Source data below:

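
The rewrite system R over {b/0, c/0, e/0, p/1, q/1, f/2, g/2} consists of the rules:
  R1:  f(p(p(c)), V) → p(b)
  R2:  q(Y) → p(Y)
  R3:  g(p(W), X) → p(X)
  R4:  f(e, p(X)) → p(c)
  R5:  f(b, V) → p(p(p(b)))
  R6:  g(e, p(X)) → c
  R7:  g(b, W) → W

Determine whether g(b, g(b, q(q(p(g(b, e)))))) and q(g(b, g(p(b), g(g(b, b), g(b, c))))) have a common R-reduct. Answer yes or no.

no — NF(t₁) = p(p(p(e))), NF(t₂) = p(p(c))

Reduce t₁ = g(b, g(b, q(q(p(g(b, e)))))):
1. g(b, g(b, q(q(p(g(b, e))))))  →  g(b, q(q(p(g(b, e)))))   [R7 at ε]
2. g(b, q(q(p(g(b, e)))))  →  q(q(p(g(b, e))))   [R7 at ε]
3. q(q(p(g(b, e))))  →  p(q(p(g(b, e))))   [R2 at ε]
4. p(q(p(g(b, e))))  →  p(p(p(g(b, e))))   [R2 at 1]
5. p(p(p(g(b, e))))  →  p(p(p(e)))   [R7 at 1.1.1]

Reduce t₂ = q(g(b, g(p(b), g(g(b, b), g(b, c))))):
1. q(g(b, g(p(b), g(g(b, b), g(b, c)))))  →  p(g(b, g(p(b), g(g(b, b), g(b, c)))))   [R2 at ε]
2. p(g(b, g(p(b), g(g(b, b), g(b, c)))))  →  p(g(p(b), g(g(b, b), g(b, c))))   [R7 at 1]
3. p(g(p(b), g(g(b, b), g(b, c))))  →  p(p(g(g(b, b), g(b, c))))   [R3 at 1]
4. p(p(g(g(b, b), g(b, c))))  →  p(p(g(b, g(b, c))))   [R7 at 1.1.1]
5. p(p(g(b, g(b, c))))  →  p(p(g(b, c)))   [R7 at 1.1]
6. p(p(g(b, c)))  →  p(p(c))   [R7 at 1.1]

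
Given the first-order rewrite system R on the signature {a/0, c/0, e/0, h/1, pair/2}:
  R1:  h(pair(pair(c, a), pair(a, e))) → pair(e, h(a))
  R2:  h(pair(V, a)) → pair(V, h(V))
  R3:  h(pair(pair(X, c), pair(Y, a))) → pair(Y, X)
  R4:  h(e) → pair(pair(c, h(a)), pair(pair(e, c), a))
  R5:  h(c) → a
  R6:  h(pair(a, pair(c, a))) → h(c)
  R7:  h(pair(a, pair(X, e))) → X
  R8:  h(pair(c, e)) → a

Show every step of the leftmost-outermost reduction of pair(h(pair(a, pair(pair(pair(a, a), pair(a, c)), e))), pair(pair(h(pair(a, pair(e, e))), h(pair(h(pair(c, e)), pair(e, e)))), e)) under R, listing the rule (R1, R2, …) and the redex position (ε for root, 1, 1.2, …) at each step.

pair(pair(pair(a, a), pair(a, c)), pair(pair(e, e), e))

1. pair(h(pair(a, pair(pair(pair(a, a), pair(a, c)), e))), pair(pair(h(pair(a, pair(e, e))), h(pair(h(pair(c, e)), pair(e, e)))), e))  →  pair(pair(pair(a, a), pair(a, c)), pair(pair(h(pair(a, pair(e, e))), h(pair(h(pair(c, e)), pair(e, e)))), e))   [R7 at 1]
2. pair(pair(pair(a, a), pair(a, c)), pair(pair(h(pair(a, pair(e, e))), h(pair(h(pair(c, e)), pair(e, e)))), e))  →  pair(pair(pair(a, a), pair(a, c)), pair(pair(e, h(pair(h(pair(c, e)), pair(e, e)))), e))   [R7 at 2.1.1]
3. pair(pair(pair(a, a), pair(a, c)), pair(pair(e, h(pair(h(pair(c, e)), pair(e, e)))), e))  →  pair(pair(pair(a, a), pair(a, c)), pair(pair(e, h(pair(a, pair(e, e)))), e))   [R8 at 2.1.2.1.1]
4. pair(pair(pair(a, a), pair(a, c)), pair(pair(e, h(pair(a, pair(e, e)))), e))  →  pair(pair(pair(a, a), pair(a, c)), pair(pair(e, e), e))   [R7 at 2.1.2]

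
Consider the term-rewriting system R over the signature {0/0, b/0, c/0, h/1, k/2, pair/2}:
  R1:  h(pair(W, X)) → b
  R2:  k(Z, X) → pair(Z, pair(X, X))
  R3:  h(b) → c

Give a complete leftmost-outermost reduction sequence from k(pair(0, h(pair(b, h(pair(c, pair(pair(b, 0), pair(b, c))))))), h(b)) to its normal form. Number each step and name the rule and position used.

1. k(pair(0, h(pair(b, h(pair(c, pair(pair(b, 0), pair(b, c))))))), h(b))  →  pair(pair(0, h(pair(b, h(pair(c, pair(pair(b, 0), pair(b, c))))))), pair(h(b), h(b)))   [R2 at ε]
2. pair(pair(0, h(pair(b, h(pair(c, pair(pair(b, 0), pair(b, c))))))), pair(h(b), h(b)))  →  pair(pair(0, b), pair(h(b), h(b)))   [R1 at 1.2]
3. pair(pair(0, b), pair(h(b), h(b)))  →  pair(pair(0, b), pair(c, h(b)))   [R3 at 2.1]
4. pair(pair(0, b), pair(c, h(b)))  →  pair(pair(0, b), pair(c, c))   [R3 at 2.2]

pair(pair(0, b), pair(c, c))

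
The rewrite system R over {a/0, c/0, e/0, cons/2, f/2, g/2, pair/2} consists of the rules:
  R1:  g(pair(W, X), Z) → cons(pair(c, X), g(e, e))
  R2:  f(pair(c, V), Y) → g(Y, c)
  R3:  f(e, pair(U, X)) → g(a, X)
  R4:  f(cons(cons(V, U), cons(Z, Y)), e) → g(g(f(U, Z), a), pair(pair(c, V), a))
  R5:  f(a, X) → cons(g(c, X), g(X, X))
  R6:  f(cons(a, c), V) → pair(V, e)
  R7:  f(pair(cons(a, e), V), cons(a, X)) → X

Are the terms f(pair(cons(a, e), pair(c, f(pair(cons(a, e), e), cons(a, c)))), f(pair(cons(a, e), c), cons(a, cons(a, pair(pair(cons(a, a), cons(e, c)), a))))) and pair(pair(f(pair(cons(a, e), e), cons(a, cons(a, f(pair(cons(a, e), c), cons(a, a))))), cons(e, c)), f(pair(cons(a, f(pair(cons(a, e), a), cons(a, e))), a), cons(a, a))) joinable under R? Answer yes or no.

Reduce t₁ = f(pair(cons(a, e), pair(c, f(pair(cons(a, e), e), cons(a, c)))), f(pair(cons(a, e), c), cons(a, cons(a, pair(pair(cons(a, a), cons(e, c)), a))))):
1. f(pair(cons(a, e), pair(c, f(pair(cons(a, e), e), cons(a, c)))), f(pair(cons(a, e), c), cons(a, cons(a, pair(pair(cons(a, a), cons(e, c)), a)))))  →  f(pair(cons(a, e), pair(c, c)), f(pair(cons(a, e), c), cons(a, cons(a, pair(pair(cons(a, a), cons(e, c)), a)))))   [R7 at 1.2.2]
2. f(pair(cons(a, e), pair(c, c)), f(pair(cons(a, e), c), cons(a, cons(a, pair(pair(cons(a, a), cons(e, c)), a)))))  →  f(pair(cons(a, e), pair(c, c)), cons(a, pair(pair(cons(a, a), cons(e, c)), a)))   [R7 at 2]
3. f(pair(cons(a, e), pair(c, c)), cons(a, pair(pair(cons(a, a), cons(e, c)), a)))  →  pair(pair(cons(a, a), cons(e, c)), a)   [R7 at ε]

Reduce t₂ = pair(pair(f(pair(cons(a, e), e), cons(a, cons(a, f(pair(cons(a, e), c), cons(a, a))))), cons(e, c)), f(pair(cons(a, f(pair(cons(a, e), a), cons(a, e))), a), cons(a, a))):
1. pair(pair(f(pair(cons(a, e), e), cons(a, cons(a, f(pair(cons(a, e), c), cons(a, a))))), cons(e, c)), f(pair(cons(a, f(pair(cons(a, e), a), cons(a, e))), a), cons(a, a)))  →  pair(pair(cons(a, f(pair(cons(a, e), c), cons(a, a))), cons(e, c)), f(pair(cons(a, f(pair(cons(a, e), a), cons(a, e))), a), cons(a, a)))   [R7 at 1.1]
2. pair(pair(cons(a, f(pair(cons(a, e), c), cons(a, a))), cons(e, c)), f(pair(cons(a, f(pair(cons(a, e), a), cons(a, e))), a), cons(a, a)))  →  pair(pair(cons(a, a), cons(e, c)), f(pair(cons(a, f(pair(cons(a, e), a), cons(a, e))), a), cons(a, a)))   [R7 at 1.1.2]
3. pair(pair(cons(a, a), cons(e, c)), f(pair(cons(a, f(pair(cons(a, e), a), cons(a, e))), a), cons(a, a)))  →  pair(pair(cons(a, a), cons(e, c)), f(pair(cons(a, e), a), cons(a, a)))   [R7 at 2.1.1.2]
4. pair(pair(cons(a, a), cons(e, c)), f(pair(cons(a, e), a), cons(a, a)))  →  pair(pair(cons(a, a), cons(e, c)), a)   [R7 at 2]

yes — NF(t₁) = pair(pair(cons(a, a), cons(e, c)), a), NF(t₂) = pair(pair(cons(a, a), cons(e, c)), a)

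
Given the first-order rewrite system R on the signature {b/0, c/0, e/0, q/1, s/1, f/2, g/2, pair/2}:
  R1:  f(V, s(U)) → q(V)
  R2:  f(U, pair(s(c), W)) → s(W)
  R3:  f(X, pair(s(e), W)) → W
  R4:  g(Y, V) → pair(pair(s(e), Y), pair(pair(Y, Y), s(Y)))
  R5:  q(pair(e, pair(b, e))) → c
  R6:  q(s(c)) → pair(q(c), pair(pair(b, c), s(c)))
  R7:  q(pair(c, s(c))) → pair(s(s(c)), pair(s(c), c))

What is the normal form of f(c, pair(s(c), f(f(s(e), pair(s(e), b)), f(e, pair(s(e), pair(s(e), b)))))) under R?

1. f(c, pair(s(c), f(f(s(e), pair(s(e), b)), f(e, pair(s(e), pair(s(e), b))))))  →  s(f(f(s(e), pair(s(e), b)), f(e, pair(s(e), pair(s(e), b)))))   [R2 at ε]
2. s(f(f(s(e), pair(s(e), b)), f(e, pair(s(e), pair(s(e), b)))))  →  s(f(b, f(e, pair(s(e), pair(s(e), b)))))   [R3 at 1.1]
3. s(f(b, f(e, pair(s(e), pair(s(e), b)))))  →  s(f(b, pair(s(e), b)))   [R3 at 1.2]
4. s(f(b, pair(s(e), b)))  →  s(b)   [R3 at 1]

s(b)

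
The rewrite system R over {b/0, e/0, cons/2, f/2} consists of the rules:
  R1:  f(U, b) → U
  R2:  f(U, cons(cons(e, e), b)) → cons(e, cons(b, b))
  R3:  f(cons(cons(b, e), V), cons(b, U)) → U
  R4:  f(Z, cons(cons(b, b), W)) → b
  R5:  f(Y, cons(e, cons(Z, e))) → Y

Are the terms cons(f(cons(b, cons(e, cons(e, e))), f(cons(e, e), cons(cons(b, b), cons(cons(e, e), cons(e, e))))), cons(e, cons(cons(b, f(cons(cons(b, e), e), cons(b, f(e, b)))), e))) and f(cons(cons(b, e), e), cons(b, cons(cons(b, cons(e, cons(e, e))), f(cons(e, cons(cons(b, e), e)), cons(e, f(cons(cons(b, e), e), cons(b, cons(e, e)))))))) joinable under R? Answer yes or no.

Reduce t₁ = cons(f(cons(b, cons(e, cons(e, e))), f(cons(e, e), cons(cons(b, b), cons(cons(e, e), cons(e, e))))), cons(e, cons(cons(b, f(cons(cons(b, e), e), cons(b, f(e, b)))), e))):
1. cons(f(cons(b, cons(e, cons(e, e))), f(cons(e, e), cons(cons(b, b), cons(cons(e, e), cons(e, e))))), cons(e, cons(cons(b, f(cons(cons(b, e), e), cons(b, f(e, b)))), e)))  →  cons(f(cons(b, cons(e, cons(e, e))), b), cons(e, cons(cons(b, f(cons(cons(b, e), e), cons(b, f(e, b)))), e)))   [R4 at 1.2]
2. cons(f(cons(b, cons(e, cons(e, e))), b), cons(e, cons(cons(b, f(cons(cons(b, e), e), cons(b, f(e, b)))), e)))  →  cons(cons(b, cons(e, cons(e, e))), cons(e, cons(cons(b, f(cons(cons(b, e), e), cons(b, f(e, b)))), e)))   [R1 at 1]
3. cons(cons(b, cons(e, cons(e, e))), cons(e, cons(cons(b, f(cons(cons(b, e), e), cons(b, f(e, b)))), e)))  →  cons(cons(b, cons(e, cons(e, e))), cons(e, cons(cons(b, f(e, b)), e)))   [R3 at 2.2.1.2]
4. cons(cons(b, cons(e, cons(e, e))), cons(e, cons(cons(b, f(e, b)), e)))  →  cons(cons(b, cons(e, cons(e, e))), cons(e, cons(cons(b, e), e)))   [R1 at 2.2.1.2]

Reduce t₂ = f(cons(cons(b, e), e), cons(b, cons(cons(b, cons(e, cons(e, e))), f(cons(e, cons(cons(b, e), e)), cons(e, f(cons(cons(b, e), e), cons(b, cons(e, e)))))))):
1. f(cons(cons(b, e), e), cons(b, cons(cons(b, cons(e, cons(e, e))), f(cons(e, cons(cons(b, e), e)), cons(e, f(cons(cons(b, e), e), cons(b, cons(e, e))))))))  →  cons(cons(b, cons(e, cons(e, e))), f(cons(e, cons(cons(b, e), e)), cons(e, f(cons(cons(b, e), e), cons(b, cons(e, e))))))   [R3 at ε]
2. cons(cons(b, cons(e, cons(e, e))), f(cons(e, cons(cons(b, e), e)), cons(e, f(cons(cons(b, e), e), cons(b, cons(e, e))))))  →  cons(cons(b, cons(e, cons(e, e))), f(cons(e, cons(cons(b, e), e)), cons(e, cons(e, e))))   [R3 at 2.2.2]
3. cons(cons(b, cons(e, cons(e, e))), f(cons(e, cons(cons(b, e), e)), cons(e, cons(e, e))))  →  cons(cons(b, cons(e, cons(e, e))), cons(e, cons(cons(b, e), e)))   [R5 at 2]

yes — NF(t₁) = cons(cons(b, cons(e, cons(e, e))), cons(e, cons(cons(b, e), e))), NF(t₂) = cons(cons(b, cons(e, cons(e, e))), cons(e, cons(cons(b, e), e)))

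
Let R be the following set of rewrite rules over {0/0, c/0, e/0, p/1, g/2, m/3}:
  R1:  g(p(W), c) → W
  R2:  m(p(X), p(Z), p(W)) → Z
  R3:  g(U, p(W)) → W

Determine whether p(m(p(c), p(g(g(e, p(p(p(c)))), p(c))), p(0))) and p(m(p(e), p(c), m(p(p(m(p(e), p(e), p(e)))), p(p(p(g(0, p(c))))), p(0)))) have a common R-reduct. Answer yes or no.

Reduce t₁ = p(m(p(c), p(g(g(e, p(p(p(c)))), p(c))), p(0))):
1. p(m(p(c), p(g(g(e, p(p(p(c)))), p(c))), p(0)))  →  p(g(g(e, p(p(p(c)))), p(c)))   [R2 at 1]
2. p(g(g(e, p(p(p(c)))), p(c)))  →  p(c)   [R3 at 1]

Reduce t₂ = p(m(p(e), p(c), m(p(p(m(p(e), p(e), p(e)))), p(p(p(g(0, p(c))))), p(0)))):
1. p(m(p(e), p(c), m(p(p(m(p(e), p(e), p(e)))), p(p(p(g(0, p(c))))), p(0))))  →  p(m(p(e), p(c), p(p(g(0, p(c))))))   [R2 at 1.3]
2. p(m(p(e), p(c), p(p(g(0, p(c))))))  →  p(c)   [R2 at 1]

yes — NF(t₁) = p(c), NF(t₂) = p(c)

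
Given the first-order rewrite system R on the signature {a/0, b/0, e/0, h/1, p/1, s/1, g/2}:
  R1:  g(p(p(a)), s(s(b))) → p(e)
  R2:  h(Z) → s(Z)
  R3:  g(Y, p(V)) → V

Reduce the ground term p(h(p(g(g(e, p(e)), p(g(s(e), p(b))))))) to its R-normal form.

1. p(h(p(g(g(e, p(e)), p(g(s(e), p(b)))))))  →  p(s(p(g(g(e, p(e)), p(g(s(e), p(b)))))))   [R2 at 1]
2. p(s(p(g(g(e, p(e)), p(g(s(e), p(b)))))))  →  p(s(p(g(s(e), p(b)))))   [R3 at 1.1.1]
3. p(s(p(g(s(e), p(b)))))  →  p(s(p(b)))   [R3 at 1.1.1]

p(s(p(b)))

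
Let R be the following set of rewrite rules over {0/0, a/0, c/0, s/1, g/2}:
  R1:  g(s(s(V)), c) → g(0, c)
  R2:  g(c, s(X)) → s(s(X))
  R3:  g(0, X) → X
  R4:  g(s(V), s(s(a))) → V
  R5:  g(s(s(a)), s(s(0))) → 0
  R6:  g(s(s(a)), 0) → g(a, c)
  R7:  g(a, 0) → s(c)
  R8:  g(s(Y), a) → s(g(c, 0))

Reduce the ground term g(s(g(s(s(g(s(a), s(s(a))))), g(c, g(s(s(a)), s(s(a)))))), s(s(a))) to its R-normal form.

s(a)

1. g(s(g(s(s(g(s(a), s(s(a))))), g(c, g(s(s(a)), s(s(a)))))), s(s(a)))  →  g(s(s(g(s(a), s(s(a))))), g(c, g(s(s(a)), s(s(a)))))   [R4 at ε]
2. g(s(s(g(s(a), s(s(a))))), g(c, g(s(s(a)), s(s(a)))))  →  g(s(s(a)), g(c, g(s(s(a)), s(s(a)))))   [R4 at 1.1.1]
3. g(s(s(a)), g(c, g(s(s(a)), s(s(a)))))  →  g(s(s(a)), g(c, s(a)))   [R4 at 2.2]
4. g(s(s(a)), g(c, s(a)))  →  g(s(s(a)), s(s(a)))   [R2 at 2]
5. g(s(s(a)), s(s(a)))  →  s(a)   [R4 at ε]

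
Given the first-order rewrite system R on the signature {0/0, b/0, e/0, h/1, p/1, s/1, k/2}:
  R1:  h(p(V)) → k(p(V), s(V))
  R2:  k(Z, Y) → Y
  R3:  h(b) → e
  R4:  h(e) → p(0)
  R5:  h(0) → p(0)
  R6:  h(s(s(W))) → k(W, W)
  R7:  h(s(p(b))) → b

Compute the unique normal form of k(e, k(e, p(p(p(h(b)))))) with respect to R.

p(p(p(e)))

1. k(e, k(e, p(p(p(h(b))))))  →  k(e, p(p(p(h(b)))))   [R2 at ε]
2. k(e, p(p(p(h(b)))))  →  p(p(p(h(b))))   [R2 at ε]
3. p(p(p(h(b))))  →  p(p(p(e)))   [R3 at 1.1.1]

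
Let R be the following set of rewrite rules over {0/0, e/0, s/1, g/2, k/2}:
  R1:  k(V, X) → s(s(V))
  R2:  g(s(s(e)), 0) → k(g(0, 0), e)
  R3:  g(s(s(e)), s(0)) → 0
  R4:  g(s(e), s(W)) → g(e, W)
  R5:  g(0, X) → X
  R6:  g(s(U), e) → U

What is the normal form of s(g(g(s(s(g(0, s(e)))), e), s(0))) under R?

s(0)

1. s(g(g(s(s(g(0, s(e)))), e), s(0)))  →  s(g(s(g(0, s(e))), s(0)))   [R6 at 1.1]
2. s(g(s(g(0, s(e))), s(0)))  →  s(g(s(s(e)), s(0)))   [R5 at 1.1.1]
3. s(g(s(s(e)), s(0)))  →  s(0)   [R3 at 1]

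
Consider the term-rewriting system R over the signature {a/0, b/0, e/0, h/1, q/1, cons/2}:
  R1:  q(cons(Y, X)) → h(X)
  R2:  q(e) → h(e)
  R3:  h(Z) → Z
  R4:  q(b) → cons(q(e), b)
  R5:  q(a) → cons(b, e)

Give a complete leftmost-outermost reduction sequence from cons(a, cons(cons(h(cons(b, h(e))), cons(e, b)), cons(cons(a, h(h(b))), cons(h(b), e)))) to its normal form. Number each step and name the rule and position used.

1. cons(a, cons(cons(h(cons(b, h(e))), cons(e, b)), cons(cons(a, h(h(b))), cons(h(b), e))))  →  cons(a, cons(cons(cons(b, h(e)), cons(e, b)), cons(cons(a, h(h(b))), cons(h(b), e))))   [R3 at 2.1.1]
2. cons(a, cons(cons(cons(b, h(e)), cons(e, b)), cons(cons(a, h(h(b))), cons(h(b), e))))  →  cons(a, cons(cons(cons(b, e), cons(e, b)), cons(cons(a, h(h(b))), cons(h(b), e))))   [R3 at 2.1.1.2]
3. cons(a, cons(cons(cons(b, e), cons(e, b)), cons(cons(a, h(h(b))), cons(h(b), e))))  →  cons(a, cons(cons(cons(b, e), cons(e, b)), cons(cons(a, h(b)), cons(h(b), e))))   [R3 at 2.2.1.2]
4. cons(a, cons(cons(cons(b, e), cons(e, b)), cons(cons(a, h(b)), cons(h(b), e))))  →  cons(a, cons(cons(cons(b, e), cons(e, b)), cons(cons(a, b), cons(h(b), e))))   [R3 at 2.2.1.2]
5. cons(a, cons(cons(cons(b, e), cons(e, b)), cons(cons(a, b), cons(h(b), e))))  →  cons(a, cons(cons(cons(b, e), cons(e, b)), cons(cons(a, b), cons(b, e))))   [R3 at 2.2.2.1]

cons(a, cons(cons(cons(b, e), cons(e, b)), cons(cons(a, b), cons(b, e))))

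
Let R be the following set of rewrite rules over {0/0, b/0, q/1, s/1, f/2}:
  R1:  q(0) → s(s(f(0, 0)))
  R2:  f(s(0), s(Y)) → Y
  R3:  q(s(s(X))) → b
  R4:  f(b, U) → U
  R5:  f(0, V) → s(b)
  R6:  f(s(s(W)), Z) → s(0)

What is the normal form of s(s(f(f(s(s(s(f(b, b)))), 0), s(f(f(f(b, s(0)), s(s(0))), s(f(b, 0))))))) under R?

s(s(0))

1. s(s(f(f(s(s(s(f(b, b)))), 0), s(f(f(f(b, s(0)), s(s(0))), s(f(b, 0)))))))  →  s(s(f(s(0), s(f(f(f(b, s(0)), s(s(0))), s(f(b, 0)))))))   [R6 at 1.1.1]
2. s(s(f(s(0), s(f(f(f(b, s(0)), s(s(0))), s(f(b, 0)))))))  →  s(s(f(f(f(b, s(0)), s(s(0))), s(f(b, 0)))))   [R2 at 1.1]
3. s(s(f(f(f(b, s(0)), s(s(0))), s(f(b, 0)))))  →  s(s(f(f(s(0), s(s(0))), s(f(b, 0)))))   [R4 at 1.1.1.1]
4. s(s(f(f(s(0), s(s(0))), s(f(b, 0)))))  →  s(s(f(s(0), s(f(b, 0)))))   [R2 at 1.1.1]
5. s(s(f(s(0), s(f(b, 0)))))  →  s(s(f(b, 0)))   [R2 at 1.1]
6. s(s(f(b, 0)))  →  s(s(0))   [R4 at 1.1]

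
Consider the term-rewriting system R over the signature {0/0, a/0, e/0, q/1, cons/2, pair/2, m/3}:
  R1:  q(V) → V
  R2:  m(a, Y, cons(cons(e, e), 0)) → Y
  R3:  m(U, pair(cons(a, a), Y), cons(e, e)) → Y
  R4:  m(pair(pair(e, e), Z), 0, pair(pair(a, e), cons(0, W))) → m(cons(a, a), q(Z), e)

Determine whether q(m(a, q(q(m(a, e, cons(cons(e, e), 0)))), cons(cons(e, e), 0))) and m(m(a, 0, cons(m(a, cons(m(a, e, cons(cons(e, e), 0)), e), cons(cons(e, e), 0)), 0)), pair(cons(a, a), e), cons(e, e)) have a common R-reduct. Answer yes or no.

yes — NF(t₁) = e, NF(t₂) = e

Reduce t₁ = q(m(a, q(q(m(a, e, cons(cons(e, e), 0)))), cons(cons(e, e), 0))):
1. q(m(a, q(q(m(a, e, cons(cons(e, e), 0)))), cons(cons(e, e), 0)))  →  m(a, q(q(m(a, e, cons(cons(e, e), 0)))), cons(cons(e, e), 0))   [R1 at ε]
2. m(a, q(q(m(a, e, cons(cons(e, e), 0)))), cons(cons(e, e), 0))  →  q(q(m(a, e, cons(cons(e, e), 0))))   [R2 at ε]
3. q(q(m(a, e, cons(cons(e, e), 0))))  →  q(m(a, e, cons(cons(e, e), 0)))   [R1 at ε]
4. q(m(a, e, cons(cons(e, e), 0)))  →  m(a, e, cons(cons(e, e), 0))   [R1 at ε]
5. m(a, e, cons(cons(e, e), 0))  →  e   [R2 at ε]

Reduce t₂ = m(m(a, 0, cons(m(a, cons(m(a, e, cons(cons(e, e), 0)), e), cons(cons(e, e), 0)), 0)), pair(cons(a, a), e), cons(e, e)):
1. m(m(a, 0, cons(m(a, cons(m(a, e, cons(cons(e, e), 0)), e), cons(cons(e, e), 0)), 0)), pair(cons(a, a), e), cons(e, e))  →  e   [R3 at ε]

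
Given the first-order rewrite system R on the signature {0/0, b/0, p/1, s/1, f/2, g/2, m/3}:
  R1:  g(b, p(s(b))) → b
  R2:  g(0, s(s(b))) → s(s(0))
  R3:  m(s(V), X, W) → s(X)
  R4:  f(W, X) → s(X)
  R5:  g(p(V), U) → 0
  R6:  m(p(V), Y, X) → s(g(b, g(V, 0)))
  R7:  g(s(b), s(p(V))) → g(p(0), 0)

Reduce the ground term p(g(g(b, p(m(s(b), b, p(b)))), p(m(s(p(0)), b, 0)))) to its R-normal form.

1. p(g(g(b, p(m(s(b), b, p(b)))), p(m(s(p(0)), b, 0))))  →  p(g(g(b, p(s(b))), p(m(s(p(0)), b, 0))))   [R3 at 1.1.2.1]
2. p(g(g(b, p(s(b))), p(m(s(p(0)), b, 0))))  →  p(g(b, p(m(s(p(0)), b, 0))))   [R1 at 1.1]
3. p(g(b, p(m(s(p(0)), b, 0))))  →  p(g(b, p(s(b))))   [R3 at 1.2.1]
4. p(g(b, p(s(b))))  →  p(b)   [R1 at 1]

p(b)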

End of Source data.

- [Goal of the exercise]
Gather up the lines containing the word "over" from these records and copy them.

- [Finished task]
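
The rewrite system R over {b/0, c/0, e/0, p/1, q/1, f/2, g/2} consists of the rules:
Consider the term-rewriting system R over the signature {0/0, b/0, c/0, h/1, k/2, pair/2}:
The rewrite system R over {a/0, c/0, e/0, cons/2, f/2, g/2, pair/2} consists of the rules:
The rewrite system R over {b/0, e/0, cons/2, f/2} consists of the rules:
Let R be the following set of rewrite rules over {0/0, c/0, e/0, p/1, g/2, m/3}:
Let R be the following set of rewrite rules over {0/0, a/0, c/0, s/1, g/2}:
Let R be the following set of rewrite rules over {0/0, e/0, s/1, g/2, k/2}:
Consider the term-rewriting system R over the signature {a/0, b/0, e/0, h/1, q/1, cons/2}:
Let R be the following set of rewrite rules over {0/0, b/0, q/1, s/1, f/2}:
Consider the term-rewriting system R over the signature {0/0, a/0, e/0, q/1, cons/2, pair/2, m/3}: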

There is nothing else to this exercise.